== What to produce ==
Find every line in the records below that holds the word "fill" and copy it.

(Records from a data collection)
□ □ □ □
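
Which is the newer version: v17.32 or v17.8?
v17.32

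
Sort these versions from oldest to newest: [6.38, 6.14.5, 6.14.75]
[6.14.5, 6.14.75, 6.38]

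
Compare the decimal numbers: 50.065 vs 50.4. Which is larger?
50.4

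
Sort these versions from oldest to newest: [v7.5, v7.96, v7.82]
[v7.5, v7.82, v7.96]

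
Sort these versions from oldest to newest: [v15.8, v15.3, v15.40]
[v15.3, v15.8, v15.40]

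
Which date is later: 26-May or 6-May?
26-May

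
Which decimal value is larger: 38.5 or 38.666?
38.666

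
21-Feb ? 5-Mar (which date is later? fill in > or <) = <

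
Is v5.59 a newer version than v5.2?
Yes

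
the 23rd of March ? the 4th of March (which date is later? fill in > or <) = >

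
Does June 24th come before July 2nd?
Yes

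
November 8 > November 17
False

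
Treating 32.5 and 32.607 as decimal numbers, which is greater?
32.607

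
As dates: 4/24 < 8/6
True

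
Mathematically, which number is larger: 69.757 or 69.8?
69.8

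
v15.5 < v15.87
True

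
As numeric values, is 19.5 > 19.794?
False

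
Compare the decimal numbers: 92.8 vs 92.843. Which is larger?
92.843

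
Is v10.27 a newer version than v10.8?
Yes. Version numbers are compared segment by segment as integers, not as decimals: minor version 27 > 8, so v10.27 > v10.8 (even though the decimal 10.27 < 10.8).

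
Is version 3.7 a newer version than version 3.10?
No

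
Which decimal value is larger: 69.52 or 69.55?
69.55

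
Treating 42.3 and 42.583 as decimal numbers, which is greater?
42.583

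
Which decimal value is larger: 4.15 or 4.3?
4.3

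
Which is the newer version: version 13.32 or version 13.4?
version 13.32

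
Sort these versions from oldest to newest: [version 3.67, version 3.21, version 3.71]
[version 3.21, version 3.67, version 3.71]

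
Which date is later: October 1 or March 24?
October 1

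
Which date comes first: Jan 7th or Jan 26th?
Jan 7th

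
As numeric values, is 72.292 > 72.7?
False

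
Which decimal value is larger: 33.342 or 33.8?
33.8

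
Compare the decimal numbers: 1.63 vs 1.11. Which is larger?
1.63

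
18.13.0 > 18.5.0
True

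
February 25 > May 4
False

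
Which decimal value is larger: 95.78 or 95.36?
95.78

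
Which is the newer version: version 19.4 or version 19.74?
version 19.74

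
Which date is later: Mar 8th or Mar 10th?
Mar 10th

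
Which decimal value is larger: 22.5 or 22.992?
22.992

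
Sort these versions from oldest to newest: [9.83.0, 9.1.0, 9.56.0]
[9.1.0, 9.56.0, 9.83.0]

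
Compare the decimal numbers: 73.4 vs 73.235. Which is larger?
73.4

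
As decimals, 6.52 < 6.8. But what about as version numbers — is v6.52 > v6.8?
True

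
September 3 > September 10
False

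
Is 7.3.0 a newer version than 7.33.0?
No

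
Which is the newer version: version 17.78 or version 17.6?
version 17.78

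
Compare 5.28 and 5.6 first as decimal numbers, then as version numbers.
As decimals: 5.28 < 5.6. As versions: v5.28 > v5.6 (minor version 28 > 6).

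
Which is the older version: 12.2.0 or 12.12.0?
12.2.0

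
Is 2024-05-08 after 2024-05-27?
No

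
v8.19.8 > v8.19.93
False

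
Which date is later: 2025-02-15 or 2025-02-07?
2025-02-15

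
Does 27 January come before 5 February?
Yes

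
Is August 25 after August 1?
Yes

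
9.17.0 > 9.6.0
True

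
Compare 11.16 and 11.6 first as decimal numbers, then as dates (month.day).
As decimals: 11.16 < 11.6. As dates: 11/16 is later than 11/6 (day 16 > day 6).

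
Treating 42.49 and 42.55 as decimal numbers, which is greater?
42.55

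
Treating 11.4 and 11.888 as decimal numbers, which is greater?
11.888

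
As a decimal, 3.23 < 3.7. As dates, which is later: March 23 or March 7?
March 23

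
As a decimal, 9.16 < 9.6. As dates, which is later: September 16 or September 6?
September 16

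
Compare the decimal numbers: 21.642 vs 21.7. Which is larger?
21.7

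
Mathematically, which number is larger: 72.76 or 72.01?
72.76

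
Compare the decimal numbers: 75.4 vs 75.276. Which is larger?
75.4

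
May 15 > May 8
True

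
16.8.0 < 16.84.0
True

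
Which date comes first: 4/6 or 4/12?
4/6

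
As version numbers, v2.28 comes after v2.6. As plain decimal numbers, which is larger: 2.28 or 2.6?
2.6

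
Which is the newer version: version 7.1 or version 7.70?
version 7.70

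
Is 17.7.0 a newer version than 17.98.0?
No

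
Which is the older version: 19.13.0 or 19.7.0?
19.7.0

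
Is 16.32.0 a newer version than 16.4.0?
Yes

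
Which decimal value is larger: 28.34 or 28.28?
28.34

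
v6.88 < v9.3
True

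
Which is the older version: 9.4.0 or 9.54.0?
9.4.0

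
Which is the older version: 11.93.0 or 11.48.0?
11.48.0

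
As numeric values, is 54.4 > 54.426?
False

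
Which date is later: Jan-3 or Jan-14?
Jan-14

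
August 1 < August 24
True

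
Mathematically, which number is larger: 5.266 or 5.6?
5.6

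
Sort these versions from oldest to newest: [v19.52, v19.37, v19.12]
[v19.12, v19.37, v19.52]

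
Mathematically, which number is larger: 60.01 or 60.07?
60.07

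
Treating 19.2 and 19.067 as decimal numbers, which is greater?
19.2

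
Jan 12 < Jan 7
False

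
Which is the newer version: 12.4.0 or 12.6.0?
12.6.0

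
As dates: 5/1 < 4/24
False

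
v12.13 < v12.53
True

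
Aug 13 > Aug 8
True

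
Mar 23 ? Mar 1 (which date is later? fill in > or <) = >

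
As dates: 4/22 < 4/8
False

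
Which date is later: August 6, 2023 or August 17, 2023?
August 17, 2023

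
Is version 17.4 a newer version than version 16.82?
Yes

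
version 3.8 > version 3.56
False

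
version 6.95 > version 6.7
True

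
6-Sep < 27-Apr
False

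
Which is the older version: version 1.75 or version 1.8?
version 1.8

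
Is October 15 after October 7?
Yes. Day 15 comes after day 7 in October — this is a date comparison, not a decimal one (the decimal 10.15 would be smaller than 10.7).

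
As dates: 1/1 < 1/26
True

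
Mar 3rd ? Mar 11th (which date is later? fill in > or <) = <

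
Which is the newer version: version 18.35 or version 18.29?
version 18.35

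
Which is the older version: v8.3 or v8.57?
v8.3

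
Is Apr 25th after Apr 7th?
Yes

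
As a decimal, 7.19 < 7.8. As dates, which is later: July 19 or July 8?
July 19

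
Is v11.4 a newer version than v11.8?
No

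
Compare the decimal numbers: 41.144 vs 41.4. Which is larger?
41.4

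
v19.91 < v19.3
False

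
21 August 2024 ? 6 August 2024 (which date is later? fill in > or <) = >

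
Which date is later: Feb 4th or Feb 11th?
Feb 11th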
□ □ □ □
== Response ==
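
21-Feb ? 5-Mar (which date is later? fill in > or <) = <
the 23rd of March ? the 4th of March (which date is later? fill in > or <) = >
Mar 23 ? Mar 1 (which date is later? fill in > or <) = >
Mar 3rd ? Mar 11th (which date is later? fill in > or <) = <
21 August 2024 ? 6 August 2024 (which date is later? fill in > or <) = >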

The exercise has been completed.